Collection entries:
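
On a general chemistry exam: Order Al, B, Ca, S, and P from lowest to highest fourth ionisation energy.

S < P < Ca < Al < B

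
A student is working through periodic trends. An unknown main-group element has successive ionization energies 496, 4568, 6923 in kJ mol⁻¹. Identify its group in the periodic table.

Group 1

Look for the largest jump between consecutive ionization energies: IE2/IE1 ≈ 9.2, far larger than any earlier ratio.
That jump marks the point where a core electron is being removed. So the atom has 1 valence electron.
A main-group element with 1 valence electron is in group 1.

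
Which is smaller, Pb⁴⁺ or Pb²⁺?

Both ions have Z = 82 protons, but Pb⁴⁺ has lost more electrons, so its remaining electrons feel a larger effective nuclear charge per electron and are pulled in more tightly.
Higher positive charge → smaller ion, so Pb²⁺ > Pb⁴⁺.

Pb⁴⁺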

*What is needed*: Word for word, copy out the records.

*The completed task*:
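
On a general chemistry exam: Order Al, B, Ca, S, and P from lowest to highest fourth ionisation energy.

S < P < Ca < Al < B

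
A student is working through periodic trends. An unknown main-group element has successive ionization energies 496, 4568, 6923 in kJ mol⁻¹. Identify its group in the periodic table.

Group 1

Look for the largest jump between consecutive ionization energies: IE2/IE1 ≈ 9.2, far larger than any earlier ratio.
That jump marks the point where a core electron is being removed. So the atom has 1 valence electron.
A main-group element with 1 valence electron is in group 1.

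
Which is smaller, Pb⁴⁺ or Pb²⁺?

Both ions have Z = 82 protons, but Pb⁴⁺ has lost more electrons, so its remaining electrons feel a larger effective nuclear charge per electron and are pulled in more tightly.
Higher positive charge → smaller ion, so Pb²⁺ > Pb⁴⁺.

Pb⁴⁺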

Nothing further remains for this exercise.